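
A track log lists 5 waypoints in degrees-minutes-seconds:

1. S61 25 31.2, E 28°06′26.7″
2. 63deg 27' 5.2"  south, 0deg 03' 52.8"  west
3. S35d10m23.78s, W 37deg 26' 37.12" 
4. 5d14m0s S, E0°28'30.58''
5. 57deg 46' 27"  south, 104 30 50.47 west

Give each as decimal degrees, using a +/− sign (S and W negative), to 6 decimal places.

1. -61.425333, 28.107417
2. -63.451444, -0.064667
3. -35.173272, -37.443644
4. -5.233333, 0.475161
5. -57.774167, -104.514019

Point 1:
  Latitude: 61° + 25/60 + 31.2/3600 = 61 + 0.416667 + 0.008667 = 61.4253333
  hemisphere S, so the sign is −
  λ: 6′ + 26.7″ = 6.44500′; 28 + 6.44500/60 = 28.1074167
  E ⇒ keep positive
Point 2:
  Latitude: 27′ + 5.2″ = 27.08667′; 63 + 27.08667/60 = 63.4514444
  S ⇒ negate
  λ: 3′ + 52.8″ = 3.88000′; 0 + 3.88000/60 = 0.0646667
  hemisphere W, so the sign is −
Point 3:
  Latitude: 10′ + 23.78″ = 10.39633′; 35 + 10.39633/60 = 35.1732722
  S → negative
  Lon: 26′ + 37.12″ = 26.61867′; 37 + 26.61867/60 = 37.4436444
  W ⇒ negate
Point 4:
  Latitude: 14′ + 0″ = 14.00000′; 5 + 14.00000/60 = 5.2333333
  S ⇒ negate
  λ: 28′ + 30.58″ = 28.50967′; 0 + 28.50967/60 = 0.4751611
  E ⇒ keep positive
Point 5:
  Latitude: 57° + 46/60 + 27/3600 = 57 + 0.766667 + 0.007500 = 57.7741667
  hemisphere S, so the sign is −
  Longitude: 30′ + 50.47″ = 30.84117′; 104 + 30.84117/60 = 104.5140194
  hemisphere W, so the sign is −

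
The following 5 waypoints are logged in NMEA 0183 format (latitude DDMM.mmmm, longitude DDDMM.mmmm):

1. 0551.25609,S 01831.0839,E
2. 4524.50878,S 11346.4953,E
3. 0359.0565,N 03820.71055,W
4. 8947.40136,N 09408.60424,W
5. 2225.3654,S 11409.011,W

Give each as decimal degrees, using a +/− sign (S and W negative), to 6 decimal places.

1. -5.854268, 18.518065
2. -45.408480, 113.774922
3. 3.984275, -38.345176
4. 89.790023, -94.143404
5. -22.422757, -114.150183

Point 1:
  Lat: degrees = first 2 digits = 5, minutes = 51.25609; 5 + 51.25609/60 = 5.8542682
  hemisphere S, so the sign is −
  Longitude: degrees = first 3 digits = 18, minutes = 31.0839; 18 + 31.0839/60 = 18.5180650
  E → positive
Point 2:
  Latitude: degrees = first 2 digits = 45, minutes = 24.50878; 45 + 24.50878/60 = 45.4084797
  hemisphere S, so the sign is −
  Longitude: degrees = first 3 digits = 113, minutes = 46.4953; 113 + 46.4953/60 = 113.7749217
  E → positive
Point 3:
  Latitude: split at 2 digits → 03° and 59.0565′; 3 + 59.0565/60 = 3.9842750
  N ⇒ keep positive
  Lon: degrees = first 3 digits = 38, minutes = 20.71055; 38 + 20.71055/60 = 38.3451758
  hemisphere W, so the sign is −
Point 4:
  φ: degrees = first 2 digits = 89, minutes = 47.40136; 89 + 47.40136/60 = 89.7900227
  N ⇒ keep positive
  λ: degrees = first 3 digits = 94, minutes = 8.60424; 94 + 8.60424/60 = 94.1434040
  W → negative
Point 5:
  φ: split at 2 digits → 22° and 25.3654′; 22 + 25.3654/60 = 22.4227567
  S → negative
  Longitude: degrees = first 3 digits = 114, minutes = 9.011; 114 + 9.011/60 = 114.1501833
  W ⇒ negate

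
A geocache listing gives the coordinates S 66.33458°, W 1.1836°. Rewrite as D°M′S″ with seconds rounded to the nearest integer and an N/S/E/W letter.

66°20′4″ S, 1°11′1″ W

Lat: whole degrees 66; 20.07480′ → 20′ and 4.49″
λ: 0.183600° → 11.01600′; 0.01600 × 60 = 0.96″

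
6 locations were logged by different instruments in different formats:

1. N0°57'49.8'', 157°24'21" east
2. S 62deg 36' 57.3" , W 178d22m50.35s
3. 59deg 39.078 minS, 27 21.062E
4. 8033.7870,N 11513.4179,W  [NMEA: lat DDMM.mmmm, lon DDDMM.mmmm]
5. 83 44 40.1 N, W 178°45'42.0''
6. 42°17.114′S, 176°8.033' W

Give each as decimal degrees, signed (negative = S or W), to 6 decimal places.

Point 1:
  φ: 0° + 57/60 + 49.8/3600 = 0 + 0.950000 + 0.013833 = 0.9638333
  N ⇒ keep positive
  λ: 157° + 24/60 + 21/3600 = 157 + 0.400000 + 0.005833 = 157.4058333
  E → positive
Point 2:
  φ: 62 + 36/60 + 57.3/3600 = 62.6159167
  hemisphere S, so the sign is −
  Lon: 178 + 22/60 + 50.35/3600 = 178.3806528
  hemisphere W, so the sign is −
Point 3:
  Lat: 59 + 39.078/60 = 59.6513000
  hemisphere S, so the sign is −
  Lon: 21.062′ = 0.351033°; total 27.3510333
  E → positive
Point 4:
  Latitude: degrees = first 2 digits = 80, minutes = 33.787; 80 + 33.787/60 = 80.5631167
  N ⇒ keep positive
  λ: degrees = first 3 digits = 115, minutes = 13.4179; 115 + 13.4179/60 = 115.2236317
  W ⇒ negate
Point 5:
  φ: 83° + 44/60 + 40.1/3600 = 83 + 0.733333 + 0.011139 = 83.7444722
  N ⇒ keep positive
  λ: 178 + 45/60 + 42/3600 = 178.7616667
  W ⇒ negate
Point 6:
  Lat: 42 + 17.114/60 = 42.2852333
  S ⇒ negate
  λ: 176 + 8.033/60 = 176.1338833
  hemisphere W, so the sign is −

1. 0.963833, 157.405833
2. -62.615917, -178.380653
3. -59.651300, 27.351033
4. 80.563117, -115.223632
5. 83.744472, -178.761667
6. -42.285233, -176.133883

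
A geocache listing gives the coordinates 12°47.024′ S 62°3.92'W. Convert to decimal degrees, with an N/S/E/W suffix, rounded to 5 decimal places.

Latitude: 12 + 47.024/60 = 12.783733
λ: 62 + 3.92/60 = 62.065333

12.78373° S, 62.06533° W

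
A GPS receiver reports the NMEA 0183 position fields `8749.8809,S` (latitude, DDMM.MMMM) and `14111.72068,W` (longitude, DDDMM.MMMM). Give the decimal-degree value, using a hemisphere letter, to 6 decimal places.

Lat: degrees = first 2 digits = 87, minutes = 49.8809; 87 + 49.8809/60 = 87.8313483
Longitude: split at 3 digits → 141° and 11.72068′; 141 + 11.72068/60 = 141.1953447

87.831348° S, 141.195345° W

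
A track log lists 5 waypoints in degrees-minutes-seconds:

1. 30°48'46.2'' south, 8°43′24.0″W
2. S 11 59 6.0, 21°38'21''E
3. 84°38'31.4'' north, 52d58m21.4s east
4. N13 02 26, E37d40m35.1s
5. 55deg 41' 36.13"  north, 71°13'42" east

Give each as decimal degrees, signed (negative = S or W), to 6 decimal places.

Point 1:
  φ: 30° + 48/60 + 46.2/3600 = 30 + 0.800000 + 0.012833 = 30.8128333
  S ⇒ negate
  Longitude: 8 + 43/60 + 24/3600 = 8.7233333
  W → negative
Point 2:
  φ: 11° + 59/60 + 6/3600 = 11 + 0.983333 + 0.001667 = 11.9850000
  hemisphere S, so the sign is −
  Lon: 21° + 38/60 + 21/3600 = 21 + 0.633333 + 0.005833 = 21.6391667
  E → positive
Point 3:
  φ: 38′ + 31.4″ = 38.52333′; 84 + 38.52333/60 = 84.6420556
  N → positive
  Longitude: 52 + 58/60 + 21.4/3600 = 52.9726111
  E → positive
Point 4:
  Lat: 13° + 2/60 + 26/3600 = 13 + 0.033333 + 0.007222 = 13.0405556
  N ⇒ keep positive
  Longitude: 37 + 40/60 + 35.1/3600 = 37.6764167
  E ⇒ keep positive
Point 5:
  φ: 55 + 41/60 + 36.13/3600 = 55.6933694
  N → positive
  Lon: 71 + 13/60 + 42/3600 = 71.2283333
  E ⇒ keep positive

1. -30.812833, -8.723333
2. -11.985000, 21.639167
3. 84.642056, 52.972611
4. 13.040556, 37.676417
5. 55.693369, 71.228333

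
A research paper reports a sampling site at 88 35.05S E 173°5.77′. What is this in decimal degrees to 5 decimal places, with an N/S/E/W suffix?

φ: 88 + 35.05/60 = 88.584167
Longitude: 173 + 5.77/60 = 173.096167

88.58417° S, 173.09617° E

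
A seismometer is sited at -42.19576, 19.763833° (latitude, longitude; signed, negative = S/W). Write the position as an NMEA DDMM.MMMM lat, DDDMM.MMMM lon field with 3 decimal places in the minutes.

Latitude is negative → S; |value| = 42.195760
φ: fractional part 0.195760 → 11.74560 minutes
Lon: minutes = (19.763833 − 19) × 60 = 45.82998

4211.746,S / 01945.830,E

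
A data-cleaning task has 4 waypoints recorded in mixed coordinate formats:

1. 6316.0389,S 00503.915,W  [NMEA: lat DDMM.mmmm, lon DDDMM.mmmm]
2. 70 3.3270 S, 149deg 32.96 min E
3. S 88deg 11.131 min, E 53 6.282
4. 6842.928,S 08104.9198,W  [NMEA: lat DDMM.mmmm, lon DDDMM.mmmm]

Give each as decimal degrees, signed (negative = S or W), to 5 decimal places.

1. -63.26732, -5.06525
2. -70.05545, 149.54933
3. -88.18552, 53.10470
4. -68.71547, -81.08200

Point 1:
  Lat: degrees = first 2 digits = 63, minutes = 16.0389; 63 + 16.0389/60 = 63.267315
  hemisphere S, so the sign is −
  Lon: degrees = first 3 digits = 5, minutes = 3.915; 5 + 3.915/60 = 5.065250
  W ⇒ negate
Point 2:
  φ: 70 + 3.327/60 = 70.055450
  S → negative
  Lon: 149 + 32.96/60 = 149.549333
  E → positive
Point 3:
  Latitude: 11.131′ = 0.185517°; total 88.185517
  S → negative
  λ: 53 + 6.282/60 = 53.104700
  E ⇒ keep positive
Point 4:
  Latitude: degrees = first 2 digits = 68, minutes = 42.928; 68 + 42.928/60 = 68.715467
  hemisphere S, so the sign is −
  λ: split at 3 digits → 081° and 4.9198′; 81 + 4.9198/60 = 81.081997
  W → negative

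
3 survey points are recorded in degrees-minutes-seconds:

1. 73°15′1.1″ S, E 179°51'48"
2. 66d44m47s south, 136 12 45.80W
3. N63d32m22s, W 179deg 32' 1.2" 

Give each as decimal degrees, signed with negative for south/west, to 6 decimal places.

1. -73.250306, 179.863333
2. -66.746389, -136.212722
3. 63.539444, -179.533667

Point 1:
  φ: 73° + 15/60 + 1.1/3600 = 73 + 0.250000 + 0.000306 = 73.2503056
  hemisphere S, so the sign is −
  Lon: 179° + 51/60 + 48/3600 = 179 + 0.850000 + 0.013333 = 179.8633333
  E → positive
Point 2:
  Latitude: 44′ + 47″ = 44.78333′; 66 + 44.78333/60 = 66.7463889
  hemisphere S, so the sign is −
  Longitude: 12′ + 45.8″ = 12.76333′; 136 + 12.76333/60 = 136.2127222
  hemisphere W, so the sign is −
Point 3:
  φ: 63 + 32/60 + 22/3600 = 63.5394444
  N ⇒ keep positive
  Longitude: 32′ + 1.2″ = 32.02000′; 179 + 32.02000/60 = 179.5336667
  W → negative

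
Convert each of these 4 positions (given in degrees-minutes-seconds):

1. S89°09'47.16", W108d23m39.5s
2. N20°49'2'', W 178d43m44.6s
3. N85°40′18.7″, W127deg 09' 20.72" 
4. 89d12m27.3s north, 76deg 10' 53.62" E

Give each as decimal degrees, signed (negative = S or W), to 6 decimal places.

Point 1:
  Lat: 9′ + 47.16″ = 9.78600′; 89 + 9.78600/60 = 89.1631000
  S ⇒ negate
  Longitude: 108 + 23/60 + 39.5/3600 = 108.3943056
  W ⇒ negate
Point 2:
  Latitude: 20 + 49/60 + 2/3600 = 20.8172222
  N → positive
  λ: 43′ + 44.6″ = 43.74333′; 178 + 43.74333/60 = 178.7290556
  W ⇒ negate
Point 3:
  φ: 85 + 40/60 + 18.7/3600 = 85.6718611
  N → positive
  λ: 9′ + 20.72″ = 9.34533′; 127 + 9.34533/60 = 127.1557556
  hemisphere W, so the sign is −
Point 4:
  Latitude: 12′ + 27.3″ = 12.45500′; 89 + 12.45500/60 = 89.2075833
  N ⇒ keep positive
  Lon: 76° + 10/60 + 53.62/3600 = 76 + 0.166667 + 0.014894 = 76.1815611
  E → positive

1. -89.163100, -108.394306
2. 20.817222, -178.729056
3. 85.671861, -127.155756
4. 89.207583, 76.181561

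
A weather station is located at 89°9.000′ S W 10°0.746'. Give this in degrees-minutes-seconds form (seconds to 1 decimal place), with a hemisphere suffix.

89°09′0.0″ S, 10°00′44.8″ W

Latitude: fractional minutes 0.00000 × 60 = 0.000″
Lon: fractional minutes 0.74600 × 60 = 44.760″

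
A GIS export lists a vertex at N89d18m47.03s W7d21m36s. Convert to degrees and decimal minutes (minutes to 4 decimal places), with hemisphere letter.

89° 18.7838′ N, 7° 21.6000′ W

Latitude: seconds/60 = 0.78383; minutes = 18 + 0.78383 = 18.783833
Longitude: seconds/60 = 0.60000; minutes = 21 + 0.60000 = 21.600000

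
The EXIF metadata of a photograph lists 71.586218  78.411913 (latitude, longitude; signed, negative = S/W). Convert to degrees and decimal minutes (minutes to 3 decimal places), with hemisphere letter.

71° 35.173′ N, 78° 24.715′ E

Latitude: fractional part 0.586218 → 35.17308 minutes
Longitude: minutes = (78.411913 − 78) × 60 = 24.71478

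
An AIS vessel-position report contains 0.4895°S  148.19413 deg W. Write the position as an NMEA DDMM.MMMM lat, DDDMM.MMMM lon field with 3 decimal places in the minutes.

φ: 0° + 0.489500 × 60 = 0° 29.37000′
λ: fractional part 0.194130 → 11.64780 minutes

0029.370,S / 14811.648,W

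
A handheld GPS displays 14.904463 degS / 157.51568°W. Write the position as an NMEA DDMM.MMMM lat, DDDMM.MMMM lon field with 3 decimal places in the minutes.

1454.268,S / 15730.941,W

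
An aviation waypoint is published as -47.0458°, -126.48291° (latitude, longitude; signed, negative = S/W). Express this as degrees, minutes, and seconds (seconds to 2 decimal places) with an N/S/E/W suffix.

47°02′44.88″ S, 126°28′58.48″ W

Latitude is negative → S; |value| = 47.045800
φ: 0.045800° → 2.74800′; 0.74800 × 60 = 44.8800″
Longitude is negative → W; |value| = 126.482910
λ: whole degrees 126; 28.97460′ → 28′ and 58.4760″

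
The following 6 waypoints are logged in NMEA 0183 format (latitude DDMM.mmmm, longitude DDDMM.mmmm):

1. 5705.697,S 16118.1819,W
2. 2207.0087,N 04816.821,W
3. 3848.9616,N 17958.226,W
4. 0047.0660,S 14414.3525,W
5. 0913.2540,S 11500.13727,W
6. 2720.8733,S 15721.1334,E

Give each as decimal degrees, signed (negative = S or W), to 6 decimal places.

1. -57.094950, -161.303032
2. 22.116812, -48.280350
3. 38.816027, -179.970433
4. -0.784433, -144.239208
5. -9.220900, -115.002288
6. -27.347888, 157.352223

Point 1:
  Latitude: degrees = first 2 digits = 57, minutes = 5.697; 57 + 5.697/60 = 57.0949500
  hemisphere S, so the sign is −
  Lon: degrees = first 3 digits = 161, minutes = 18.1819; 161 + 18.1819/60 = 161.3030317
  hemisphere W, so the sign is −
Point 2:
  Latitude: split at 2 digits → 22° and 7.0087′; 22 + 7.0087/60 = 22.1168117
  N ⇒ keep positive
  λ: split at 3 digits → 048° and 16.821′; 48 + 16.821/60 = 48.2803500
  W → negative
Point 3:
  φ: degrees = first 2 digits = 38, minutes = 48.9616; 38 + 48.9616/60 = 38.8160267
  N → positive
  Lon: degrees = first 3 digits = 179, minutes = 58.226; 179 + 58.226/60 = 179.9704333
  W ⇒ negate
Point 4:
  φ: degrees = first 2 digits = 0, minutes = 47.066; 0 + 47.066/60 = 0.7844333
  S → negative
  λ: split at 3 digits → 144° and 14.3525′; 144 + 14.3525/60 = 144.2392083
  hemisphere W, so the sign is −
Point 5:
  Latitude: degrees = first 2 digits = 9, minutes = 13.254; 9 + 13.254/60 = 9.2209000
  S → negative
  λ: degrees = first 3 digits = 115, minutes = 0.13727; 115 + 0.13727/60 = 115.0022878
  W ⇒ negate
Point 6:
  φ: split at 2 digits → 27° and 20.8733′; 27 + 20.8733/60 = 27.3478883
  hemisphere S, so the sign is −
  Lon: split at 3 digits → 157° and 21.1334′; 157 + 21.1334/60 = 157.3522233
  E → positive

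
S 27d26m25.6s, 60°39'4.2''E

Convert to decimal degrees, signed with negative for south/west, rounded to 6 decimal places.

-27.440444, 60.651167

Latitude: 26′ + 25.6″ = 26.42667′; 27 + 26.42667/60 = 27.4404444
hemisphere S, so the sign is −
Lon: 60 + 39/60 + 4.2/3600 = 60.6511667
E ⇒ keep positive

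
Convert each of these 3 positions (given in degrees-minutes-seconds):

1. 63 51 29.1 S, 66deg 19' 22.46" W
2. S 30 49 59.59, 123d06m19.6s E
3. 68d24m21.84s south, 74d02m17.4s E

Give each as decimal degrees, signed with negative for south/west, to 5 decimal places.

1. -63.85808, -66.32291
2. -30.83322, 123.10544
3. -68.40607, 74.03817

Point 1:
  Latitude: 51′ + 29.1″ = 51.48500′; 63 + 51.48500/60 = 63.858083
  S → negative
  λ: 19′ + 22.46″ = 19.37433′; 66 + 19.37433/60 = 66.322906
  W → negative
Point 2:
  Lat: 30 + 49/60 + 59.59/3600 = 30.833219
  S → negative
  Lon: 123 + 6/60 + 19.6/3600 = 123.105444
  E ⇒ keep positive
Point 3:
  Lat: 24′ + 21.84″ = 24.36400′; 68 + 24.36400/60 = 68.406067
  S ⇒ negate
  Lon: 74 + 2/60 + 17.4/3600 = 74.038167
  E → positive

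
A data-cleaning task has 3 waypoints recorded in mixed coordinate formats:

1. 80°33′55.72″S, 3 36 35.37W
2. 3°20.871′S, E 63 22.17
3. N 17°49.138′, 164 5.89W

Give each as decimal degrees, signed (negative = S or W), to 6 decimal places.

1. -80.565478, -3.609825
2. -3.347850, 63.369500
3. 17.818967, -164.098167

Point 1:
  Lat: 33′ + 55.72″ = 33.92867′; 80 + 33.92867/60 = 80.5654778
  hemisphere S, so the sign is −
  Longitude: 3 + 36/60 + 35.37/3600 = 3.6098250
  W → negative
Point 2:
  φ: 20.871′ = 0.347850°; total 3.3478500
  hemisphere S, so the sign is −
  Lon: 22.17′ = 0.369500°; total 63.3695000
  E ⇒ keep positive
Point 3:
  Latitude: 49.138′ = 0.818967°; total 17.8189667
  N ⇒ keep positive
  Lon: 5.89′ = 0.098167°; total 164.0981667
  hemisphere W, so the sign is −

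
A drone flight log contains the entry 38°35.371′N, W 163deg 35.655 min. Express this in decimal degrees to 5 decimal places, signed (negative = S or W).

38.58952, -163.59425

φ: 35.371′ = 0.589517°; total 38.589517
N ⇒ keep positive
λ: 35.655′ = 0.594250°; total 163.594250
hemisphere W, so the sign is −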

# # #

-- The problem --
How many of the lines above include "recorded"? Only the number should be given.

-- Exercise response --
3